§ Work item
Please give again, word for word, the line that contains "Wind speed at 5.96" and every line after it to the end of the data, with no other lines.

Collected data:
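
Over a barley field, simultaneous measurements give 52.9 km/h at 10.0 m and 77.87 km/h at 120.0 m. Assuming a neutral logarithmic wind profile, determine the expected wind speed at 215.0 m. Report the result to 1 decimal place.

Log law: V ∝ ln(z/z₀). From the pair, with r = V₁/V₂ = 0.67934,
ln z₀ = (ln z₁ − r·ln z₂)/(1 − r) = (2.3026 − 0.67934×4.7875)/0.32066 = -2.9618 → z₀ = 0.05173 m
V₃ = V₁ · ln(z₃/z₀)/ln(z₁/z₀) = 52.9 × 8.3324/5.2644 = 83.7298 km/h

83.7 km/h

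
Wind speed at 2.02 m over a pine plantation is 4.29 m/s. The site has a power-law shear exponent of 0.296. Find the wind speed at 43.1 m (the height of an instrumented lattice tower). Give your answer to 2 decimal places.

10.61 m/s

Power-law profile: V₂ = V₁ · (z₂/z₁)^α
V₂ = 4.29 × (43.1/2.02)^0.296 = 4.29 × (21.3366)^0.296
    = 4.29 × 2.4741 = 10.6140 m/s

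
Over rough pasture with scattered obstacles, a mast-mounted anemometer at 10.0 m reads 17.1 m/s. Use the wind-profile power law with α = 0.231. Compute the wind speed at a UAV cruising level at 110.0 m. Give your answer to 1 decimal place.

29.8 m/s

Power-law profile: V₂ = V₁ · (z₂/z₁)^α
V₂ = 17.1 × (110.0/10.0)^0.231 = 17.1 × (11.0000)^0.231
    = 17.1 × 1.7400 = 29.7549 m/s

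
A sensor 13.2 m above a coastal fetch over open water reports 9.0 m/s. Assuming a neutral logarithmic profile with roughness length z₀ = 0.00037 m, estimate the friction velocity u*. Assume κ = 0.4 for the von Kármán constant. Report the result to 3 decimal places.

u* ≈ 0.343 m/s

Log law: V(z) = (u*/κ) · ln(z/z₀) ⇒ u* = κ · V / ln(z/z₀)
u* = 0.4 × 9.0 / ln(13.2/0.00037) = 0.4 × 9.0 / 10.4822
   = 3.6000 / 10.4822 = 0.3434 m/s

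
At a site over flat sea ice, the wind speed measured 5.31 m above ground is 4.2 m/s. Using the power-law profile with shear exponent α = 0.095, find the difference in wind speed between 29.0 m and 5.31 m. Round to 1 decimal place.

0.7 m/s

Power law: V₂ = V₁ · (z₂/z₁)^α = 4.2 × (5.4614)^0.095 = 4.9351 m/s
ΔV = 4.9351 − 4.2 = 0.7351 m/s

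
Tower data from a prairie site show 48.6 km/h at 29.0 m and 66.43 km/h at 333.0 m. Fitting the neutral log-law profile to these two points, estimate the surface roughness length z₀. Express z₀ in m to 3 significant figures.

z₀ ≈ 0.0374 m

Log law: V(z) ∝ ln(z/z₀). With r = V₁/V₂ = 48.6/66.43 = 0.73160,
r · ln(z₂/z₀) = ln(z₁/z₀) ⇒ ln z₀ = (ln z₁ − r·ln z₂)/(1 − r)
ln z₀ = (3.36730 − 0.73160×5.80814) / 0.26840 = -3.2858
z₀ = exp(-3.2858) = 0.03741 m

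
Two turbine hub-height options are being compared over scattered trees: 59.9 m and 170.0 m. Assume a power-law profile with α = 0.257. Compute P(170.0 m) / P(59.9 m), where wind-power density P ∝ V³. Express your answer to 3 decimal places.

2.235

Speed ratio: V_B/V_A = (z_B/z_A)^α = (170.0/59.9)^0.257 = (2.8381)^0.257 = 1.30745
Power-density ratio: P_B/P_A = (V_B/V_A)³ = (1.30745)³ = 2.23501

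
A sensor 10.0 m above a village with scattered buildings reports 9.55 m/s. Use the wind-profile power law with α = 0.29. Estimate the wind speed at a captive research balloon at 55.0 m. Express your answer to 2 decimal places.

Power-law profile: V₂ = V₁ · (z₂/z₁)^α
V₂ = 9.55 × (55.0/10.0)^0.29 = 9.55 × (5.5000)^0.29
    = 9.55 × 1.6395 = 15.6570 m/s

15.66 m/s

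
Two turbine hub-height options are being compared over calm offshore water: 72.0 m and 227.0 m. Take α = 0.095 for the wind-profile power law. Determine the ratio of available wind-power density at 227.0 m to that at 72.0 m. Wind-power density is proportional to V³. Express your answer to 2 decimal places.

Speed ratio: V_B/V_A = (z_B/z_A)^α = (227.0/72.0)^0.095 = (3.1528)^0.095 = 1.11526
Power-density ratio: P_B/P_A = (V_B/V_A)³ = (1.11526)³ = 1.38716

1.39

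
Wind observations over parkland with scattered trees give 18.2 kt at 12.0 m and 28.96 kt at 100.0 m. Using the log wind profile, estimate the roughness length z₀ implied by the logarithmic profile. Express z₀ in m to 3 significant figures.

z₀ ≈ 0.332 m

Log law: V(z) ∝ ln(z/z₀). With r = V₁/V₂ = 18.2/28.96 = 0.62845,
r · ln(z₂/z₀) = ln(z₁/z₀) ⇒ ln z₀ = (ln z₁ − r·ln z₂)/(1 − r)
ln z₀ = (2.48491 − 0.62845×4.60517) / 0.37155 = -1.1014
z₀ = exp(-1.1014) = 0.3324 m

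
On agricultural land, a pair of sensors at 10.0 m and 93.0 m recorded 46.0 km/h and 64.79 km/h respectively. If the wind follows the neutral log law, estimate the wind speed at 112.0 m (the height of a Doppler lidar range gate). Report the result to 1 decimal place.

Log law: V ∝ ln(z/z₀). From the pair, with r = V₁/V₂ = 0.70999,
ln z₀ = (ln z₁ − r·ln z₂)/(1 − r) = (2.3026 − 0.70999×4.5326)/0.29001 = -3.1567 → z₀ = 0.04256 m
V₃ = V₁ · ln(z₃/z₀)/ln(z₁/z₀) = 46.0 × 7.8752/5.4593 = 66.3564 km/h

66.4 km/h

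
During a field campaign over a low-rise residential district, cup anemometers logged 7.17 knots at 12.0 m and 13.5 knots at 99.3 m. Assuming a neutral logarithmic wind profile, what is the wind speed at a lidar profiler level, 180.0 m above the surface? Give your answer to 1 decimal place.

15.3 knots

Log law: V ∝ ln(z/z₀). From the pair, with r = V₁/V₂ = 0.53111,
ln z₀ = (ln z₁ − r·ln z₂)/(1 − r) = (2.4849 − 0.53111×4.5981)/0.46889 = 0.0912 → z₀ = 1.096 m
V₃ = V₁ · ln(z₃/z₀)/ln(z₁/z₀) = 7.17 × 5.1017/2.3937 = 15.2817 knots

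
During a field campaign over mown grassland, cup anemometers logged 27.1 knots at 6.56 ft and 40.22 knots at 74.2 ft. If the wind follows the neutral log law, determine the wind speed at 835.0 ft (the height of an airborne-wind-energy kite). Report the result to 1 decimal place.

Log law: V ∝ ln(z/z₀). From the pair, with r = V₁/V₂ = 0.67379,
ln z₀ = (ln z₁ − r·ln z₂)/(1 − r) = (1.8810 − 0.67379×4.3068)/0.32621 = -3.1296 → z₀ = 0.04374 ft
V₃ = V₁ · ln(z₃/z₀)/ln(z₁/z₀) = 27.1 × 9.8570/5.0106 = 53.3124 knots

53.3 knots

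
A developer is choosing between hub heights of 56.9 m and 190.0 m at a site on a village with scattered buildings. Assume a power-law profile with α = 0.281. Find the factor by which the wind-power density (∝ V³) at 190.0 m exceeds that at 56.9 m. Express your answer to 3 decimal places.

2.763

Speed ratio: V_B/V_A = (z_B/z_A)^α = (190.0/56.9)^0.281 = (3.3392)^0.281 = 1.40328
Power-density ratio: P_B/P_A = (V_B/V_A)³ = (1.40328)³ = 2.76331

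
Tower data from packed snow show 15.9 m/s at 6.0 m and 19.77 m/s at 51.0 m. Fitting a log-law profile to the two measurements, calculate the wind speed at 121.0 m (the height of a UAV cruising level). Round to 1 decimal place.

Log law: V ∝ ln(z/z₀). From the pair, with r = V₁/V₂ = 0.80425,
ln z₀ = (ln z₁ − r·ln z₂)/(1 − r) = (1.7918 − 0.80425×3.9318)/0.19575 = -7.0008 → z₀ = 0.0009112 m
V₃ = V₁ · ln(z₃/z₀)/ln(z₁/z₀) = 15.9 × 11.7966/8.7925 = 21.3324 m/s

21.3 m/s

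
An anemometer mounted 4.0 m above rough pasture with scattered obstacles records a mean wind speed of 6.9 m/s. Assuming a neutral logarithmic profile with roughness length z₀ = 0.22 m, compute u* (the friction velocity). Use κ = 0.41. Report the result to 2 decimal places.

Log law: V(z) = (u*/κ) · ln(z/z₀) ⇒ u* = κ · V / ln(z/z₀)
u* = 0.41 × 6.9 / ln(4.0/0.22) = 0.41 × 6.9 / 2.9004
   = 2.8290 / 2.9004 = 0.9754 m/s

u* ≈ 0.98 m/s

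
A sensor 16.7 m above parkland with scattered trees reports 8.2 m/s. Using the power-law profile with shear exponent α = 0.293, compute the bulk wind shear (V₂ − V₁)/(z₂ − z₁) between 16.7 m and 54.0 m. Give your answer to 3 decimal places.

0.090 m/s/m

Power law: V₂ = V₁ · (z₂/z₁)^α = 8.2 × (3.2335)^0.293 = 11.5651 m/s
ΔV/Δz = (11.5651 − 8.2)/(54.0 − 16.7) = 3.3651/37.3000 = 0.09022 m/s/m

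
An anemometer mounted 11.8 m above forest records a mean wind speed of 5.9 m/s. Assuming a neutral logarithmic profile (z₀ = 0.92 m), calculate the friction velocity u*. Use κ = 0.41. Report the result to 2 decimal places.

u* ≈ 0.95 m/s

Log law: V(z) = (u*/κ) · ln(z/z₀) ⇒ u* = κ · V / ln(z/z₀)
u* = 0.41 × 5.9 / ln(11.8/0.92) = 0.41 × 5.9 / 2.5515
   = 2.4190 / 2.5515 = 0.9481 m/s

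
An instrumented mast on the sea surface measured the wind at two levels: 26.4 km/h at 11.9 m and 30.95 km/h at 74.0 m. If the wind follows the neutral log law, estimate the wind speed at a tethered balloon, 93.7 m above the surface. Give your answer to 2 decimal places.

31.54 km/h

Log law: V ∝ ln(z/z₀). From the pair, with r = V₁/V₂ = 0.85299,
ln z₀ = (ln z₁ − r·ln z₂)/(1 − r) = (2.4765 − 0.85299×4.3041)/0.14701 = -8.1271 → z₀ = 0.0002954 m
V₃ = V₁ · ln(z₃/z₀)/ln(z₁/z₀) = 26.4 × 12.6672/10.6037 = 31.5377 km/h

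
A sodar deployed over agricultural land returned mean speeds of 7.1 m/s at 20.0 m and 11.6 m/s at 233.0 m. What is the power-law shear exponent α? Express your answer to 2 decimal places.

Power law: V₂/V₁ = (z₂/z₁)^α ⇒ α = ln(V₂/V₁) / ln(z₂/z₁)
α = ln(11.6/7.1) / ln(233.0/20.0) = ln(1.6338) / ln(11.6500)
  = 0.49091 / 2.45531 = 0.19994

α ≈ 0.20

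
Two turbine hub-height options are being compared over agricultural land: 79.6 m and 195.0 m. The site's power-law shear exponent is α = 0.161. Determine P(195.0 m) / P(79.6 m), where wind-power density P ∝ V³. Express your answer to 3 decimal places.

1.542

Speed ratio: V_B/V_A = (z_B/z_A)^α = (195.0/79.6)^0.161 = (2.4497)^0.161 = 1.15518
Power-density ratio: P_B/P_A = (V_B/V_A)³ = (1.15518)³ = 1.54151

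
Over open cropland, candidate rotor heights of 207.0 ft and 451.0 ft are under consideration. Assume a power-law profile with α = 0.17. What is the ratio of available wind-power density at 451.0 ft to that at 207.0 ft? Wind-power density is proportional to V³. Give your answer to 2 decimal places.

1.49

Speed ratio: V_B/V_A = (z_B/z_A)^α = (451.0/207.0)^0.17 = (2.1787)^0.17 = 1.14155
Power-density ratio: P_B/P_A = (V_B/V_A)³ = (1.14155)³ = 1.48760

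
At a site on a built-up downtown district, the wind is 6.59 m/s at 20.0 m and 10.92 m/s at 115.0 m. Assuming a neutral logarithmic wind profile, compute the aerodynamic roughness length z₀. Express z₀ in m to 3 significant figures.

z₀ ≈ 1.40 m

Log law: V(z) ∝ ln(z/z₀). With r = V₁/V₂ = 6.59/10.92 = 0.60348,
r · ln(z₂/z₀) = ln(z₁/z₀) ⇒ ln z₀ = (ln z₁ − r·ln z₂)/(1 − r)
ln z₀ = (2.99573 − 0.60348×4.74493) / 0.39652 = 0.3336
z₀ = exp(0.3336) = 1.396 m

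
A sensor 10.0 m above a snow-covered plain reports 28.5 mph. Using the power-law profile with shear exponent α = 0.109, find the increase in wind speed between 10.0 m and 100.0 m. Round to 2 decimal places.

8.13 mph

Power law: V₂ = V₁ · (z₂/z₁)^α = 28.5 × (10.0000)^0.109 = 36.6307 mph
ΔV = 36.6307 − 28.5 = 8.1307 mph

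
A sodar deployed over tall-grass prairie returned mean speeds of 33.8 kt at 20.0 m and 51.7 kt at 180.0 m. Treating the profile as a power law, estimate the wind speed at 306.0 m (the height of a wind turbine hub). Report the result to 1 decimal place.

57.3 kt

First find α: α = ln(V₂/V₁)/ln(z₂/z₁) = ln(51.7/33.8)/ln(180.0/20.0) = 0.42500/2.19722 = 0.1934
Extrapolate from 180.0 m to 306.0 m: V₃ = 51.7 × (306.0/180.0)^0.1934 = 51.7 × 1.1081 = 57.2882 kt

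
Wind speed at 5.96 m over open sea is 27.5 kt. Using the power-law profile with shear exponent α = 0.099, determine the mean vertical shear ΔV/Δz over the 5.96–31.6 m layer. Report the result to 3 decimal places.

0.193 kt/m

Power law: V₂ = V₁ · (z₂/z₁)^α = 27.5 × (5.3020)^0.099 = 32.4379 kt
ΔV/Δz = (32.4379 − 27.5)/(31.6 − 5.96) = 4.9379/25.6400 = 0.19258 kt/m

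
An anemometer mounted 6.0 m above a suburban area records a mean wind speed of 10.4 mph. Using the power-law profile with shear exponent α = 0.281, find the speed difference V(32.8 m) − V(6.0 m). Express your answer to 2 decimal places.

6.36 mph

Power law: V₂ = V₁ · (z₂/z₁)^α = 10.4 × (5.4667)^0.281 = 16.7623 mph
ΔV = 16.7623 − 10.4 = 6.3623 mph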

§ Solution
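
Wind speed at 5.96 m over open sea is 27.5 kt. Using the power-law profile with shear exponent α = 0.099, determine the mean vertical shear ΔV/Δz over the 5.96–31.6 m layer. Report the result to 3 decimal places.

0.193 kt/m

Power law: V₂ = V₁ · (z₂/z₁)^α = 27.5 × (5.3020)^0.099 = 32.4379 kt
ΔV/Δz = (32.4379 − 27.5)/(31.6 − 5.96) = 4.9379/25.6400 = 0.19258 kt/m

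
An anemometer mounted 6.0 m above a suburban area records a mean wind speed of 10.4 mph. Using the power-law profile with shear exponent α = 0.281, find the speed difference V(32.8 m) − V(6.0 m). Express your answer to 2 decimal places.

6.36 mph

Power law: V₂ = V₁ · (z₂/z₁)^α = 10.4 × (5.4667)^0.281 = 16.7623 mph
ΔV = 16.7623 − 10.4 = 6.3623 mph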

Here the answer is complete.